ASSIGNMENT: Among the entries, find each line that includes the string "below" and list it.

(Records drawn from a dataset)
.....

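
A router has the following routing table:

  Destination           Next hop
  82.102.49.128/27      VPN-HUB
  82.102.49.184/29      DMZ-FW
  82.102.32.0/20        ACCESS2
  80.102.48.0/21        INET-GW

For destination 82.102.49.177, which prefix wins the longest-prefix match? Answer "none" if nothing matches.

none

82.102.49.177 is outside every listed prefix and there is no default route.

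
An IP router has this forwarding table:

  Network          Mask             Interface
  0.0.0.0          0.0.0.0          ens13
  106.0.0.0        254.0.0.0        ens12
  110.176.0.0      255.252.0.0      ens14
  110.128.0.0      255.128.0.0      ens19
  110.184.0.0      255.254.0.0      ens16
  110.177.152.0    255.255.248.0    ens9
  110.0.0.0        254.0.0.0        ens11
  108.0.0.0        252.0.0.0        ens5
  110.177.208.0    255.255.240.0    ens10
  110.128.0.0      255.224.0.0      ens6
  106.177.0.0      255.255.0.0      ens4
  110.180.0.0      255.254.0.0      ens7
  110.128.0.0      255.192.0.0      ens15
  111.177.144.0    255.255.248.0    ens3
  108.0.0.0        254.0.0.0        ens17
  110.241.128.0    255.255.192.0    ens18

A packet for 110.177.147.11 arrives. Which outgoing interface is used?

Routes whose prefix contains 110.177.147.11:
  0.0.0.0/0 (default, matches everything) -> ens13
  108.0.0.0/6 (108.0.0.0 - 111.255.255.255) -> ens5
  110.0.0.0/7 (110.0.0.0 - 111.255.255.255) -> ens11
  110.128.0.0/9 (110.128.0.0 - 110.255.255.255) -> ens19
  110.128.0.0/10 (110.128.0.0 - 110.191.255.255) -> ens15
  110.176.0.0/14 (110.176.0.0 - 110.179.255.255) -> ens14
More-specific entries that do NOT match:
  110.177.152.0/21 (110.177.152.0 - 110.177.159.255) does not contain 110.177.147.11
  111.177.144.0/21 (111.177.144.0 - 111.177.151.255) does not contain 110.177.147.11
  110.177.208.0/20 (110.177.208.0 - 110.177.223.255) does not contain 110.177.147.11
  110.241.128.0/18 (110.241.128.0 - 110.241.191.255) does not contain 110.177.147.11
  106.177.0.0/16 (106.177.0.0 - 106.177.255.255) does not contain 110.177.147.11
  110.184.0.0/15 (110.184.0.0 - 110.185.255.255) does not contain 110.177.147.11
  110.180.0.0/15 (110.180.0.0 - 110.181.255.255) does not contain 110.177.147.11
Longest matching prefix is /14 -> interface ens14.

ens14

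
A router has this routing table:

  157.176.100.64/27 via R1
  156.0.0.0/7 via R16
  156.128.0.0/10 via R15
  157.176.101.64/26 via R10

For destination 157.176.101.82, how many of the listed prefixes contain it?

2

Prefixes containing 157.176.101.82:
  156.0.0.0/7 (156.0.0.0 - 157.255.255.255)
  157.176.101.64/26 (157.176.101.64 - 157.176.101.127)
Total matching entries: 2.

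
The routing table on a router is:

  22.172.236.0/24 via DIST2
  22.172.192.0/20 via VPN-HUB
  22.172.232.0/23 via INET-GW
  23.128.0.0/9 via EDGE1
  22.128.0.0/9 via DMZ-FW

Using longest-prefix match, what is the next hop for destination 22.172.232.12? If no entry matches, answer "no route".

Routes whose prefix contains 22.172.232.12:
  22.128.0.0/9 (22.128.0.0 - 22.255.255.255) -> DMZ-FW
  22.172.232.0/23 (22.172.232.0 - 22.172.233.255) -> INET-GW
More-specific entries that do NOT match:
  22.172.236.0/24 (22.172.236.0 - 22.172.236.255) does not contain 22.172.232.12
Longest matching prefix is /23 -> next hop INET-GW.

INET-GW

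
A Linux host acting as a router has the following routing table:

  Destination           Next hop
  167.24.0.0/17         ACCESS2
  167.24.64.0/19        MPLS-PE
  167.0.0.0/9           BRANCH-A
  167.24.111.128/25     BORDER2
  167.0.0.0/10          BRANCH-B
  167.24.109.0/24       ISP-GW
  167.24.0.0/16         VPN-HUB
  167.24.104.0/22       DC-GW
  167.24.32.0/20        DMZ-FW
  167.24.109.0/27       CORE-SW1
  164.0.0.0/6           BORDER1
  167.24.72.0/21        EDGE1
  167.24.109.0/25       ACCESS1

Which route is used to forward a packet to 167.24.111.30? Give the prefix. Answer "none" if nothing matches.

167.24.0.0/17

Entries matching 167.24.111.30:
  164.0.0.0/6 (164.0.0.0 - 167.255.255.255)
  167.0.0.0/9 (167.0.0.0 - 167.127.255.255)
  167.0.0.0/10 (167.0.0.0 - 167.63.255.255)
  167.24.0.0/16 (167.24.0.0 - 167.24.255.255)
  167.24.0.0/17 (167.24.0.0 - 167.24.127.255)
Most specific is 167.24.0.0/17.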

.....

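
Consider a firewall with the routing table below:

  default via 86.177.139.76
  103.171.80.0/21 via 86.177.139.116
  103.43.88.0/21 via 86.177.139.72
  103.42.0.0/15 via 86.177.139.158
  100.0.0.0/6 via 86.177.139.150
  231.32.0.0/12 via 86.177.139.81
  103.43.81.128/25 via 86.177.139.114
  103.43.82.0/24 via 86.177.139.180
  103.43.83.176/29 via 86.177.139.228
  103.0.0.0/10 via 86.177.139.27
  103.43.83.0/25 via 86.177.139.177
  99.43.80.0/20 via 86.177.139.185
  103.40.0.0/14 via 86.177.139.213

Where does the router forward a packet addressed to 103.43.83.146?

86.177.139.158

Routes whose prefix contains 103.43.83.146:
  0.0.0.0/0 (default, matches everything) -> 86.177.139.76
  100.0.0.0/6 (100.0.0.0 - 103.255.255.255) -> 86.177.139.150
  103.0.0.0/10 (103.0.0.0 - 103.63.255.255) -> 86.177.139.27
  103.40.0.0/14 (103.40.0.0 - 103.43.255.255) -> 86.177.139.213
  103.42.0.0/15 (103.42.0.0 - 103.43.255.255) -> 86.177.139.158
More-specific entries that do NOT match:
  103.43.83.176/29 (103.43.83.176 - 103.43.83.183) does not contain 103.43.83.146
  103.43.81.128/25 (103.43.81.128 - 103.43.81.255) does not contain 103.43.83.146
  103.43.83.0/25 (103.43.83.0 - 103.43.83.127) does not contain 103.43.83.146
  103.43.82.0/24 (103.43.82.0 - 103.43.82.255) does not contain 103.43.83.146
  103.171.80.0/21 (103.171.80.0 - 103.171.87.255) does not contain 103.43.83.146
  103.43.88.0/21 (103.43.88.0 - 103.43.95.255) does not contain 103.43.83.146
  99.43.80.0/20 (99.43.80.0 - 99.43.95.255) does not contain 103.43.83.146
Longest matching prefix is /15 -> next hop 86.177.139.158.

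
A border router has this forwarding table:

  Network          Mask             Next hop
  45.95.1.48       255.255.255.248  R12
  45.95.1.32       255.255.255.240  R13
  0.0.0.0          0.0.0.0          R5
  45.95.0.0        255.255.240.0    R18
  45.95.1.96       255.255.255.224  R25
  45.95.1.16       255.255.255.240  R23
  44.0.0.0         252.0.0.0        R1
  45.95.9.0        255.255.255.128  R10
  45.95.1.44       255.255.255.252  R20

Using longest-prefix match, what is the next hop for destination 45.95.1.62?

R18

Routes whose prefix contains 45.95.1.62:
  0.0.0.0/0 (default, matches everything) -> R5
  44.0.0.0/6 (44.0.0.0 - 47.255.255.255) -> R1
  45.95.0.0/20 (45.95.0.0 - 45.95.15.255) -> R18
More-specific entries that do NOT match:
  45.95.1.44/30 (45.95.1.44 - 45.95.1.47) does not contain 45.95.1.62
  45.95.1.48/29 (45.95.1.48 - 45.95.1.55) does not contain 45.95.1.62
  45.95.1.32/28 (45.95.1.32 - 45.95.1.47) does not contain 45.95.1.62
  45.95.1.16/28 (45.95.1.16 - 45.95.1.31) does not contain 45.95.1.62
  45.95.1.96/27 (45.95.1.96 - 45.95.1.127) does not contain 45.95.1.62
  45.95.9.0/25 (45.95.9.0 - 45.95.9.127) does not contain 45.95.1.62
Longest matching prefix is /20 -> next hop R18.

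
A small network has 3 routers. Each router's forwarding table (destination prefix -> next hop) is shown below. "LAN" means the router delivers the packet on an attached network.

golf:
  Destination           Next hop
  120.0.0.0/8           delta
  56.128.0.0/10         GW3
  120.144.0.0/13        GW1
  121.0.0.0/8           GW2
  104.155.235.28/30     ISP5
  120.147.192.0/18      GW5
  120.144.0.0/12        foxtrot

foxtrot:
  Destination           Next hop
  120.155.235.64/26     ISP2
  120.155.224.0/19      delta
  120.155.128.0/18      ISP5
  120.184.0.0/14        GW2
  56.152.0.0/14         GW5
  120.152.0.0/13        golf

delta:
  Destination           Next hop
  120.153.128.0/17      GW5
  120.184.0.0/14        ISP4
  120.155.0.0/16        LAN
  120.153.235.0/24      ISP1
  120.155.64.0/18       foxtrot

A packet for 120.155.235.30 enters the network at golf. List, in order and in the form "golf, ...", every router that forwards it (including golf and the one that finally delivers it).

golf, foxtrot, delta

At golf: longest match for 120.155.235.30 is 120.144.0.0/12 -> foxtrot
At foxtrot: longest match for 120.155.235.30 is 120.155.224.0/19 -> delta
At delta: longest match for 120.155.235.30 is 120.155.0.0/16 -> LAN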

.....

RESPONSE TO THIS EXERCISE:
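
Consider a firewall with the routing table below:
A small network has 3 routers. Each router's forwarding table (destination prefix -> next hop) is shown below. "LAN" means the router delivers the packet on an attached network.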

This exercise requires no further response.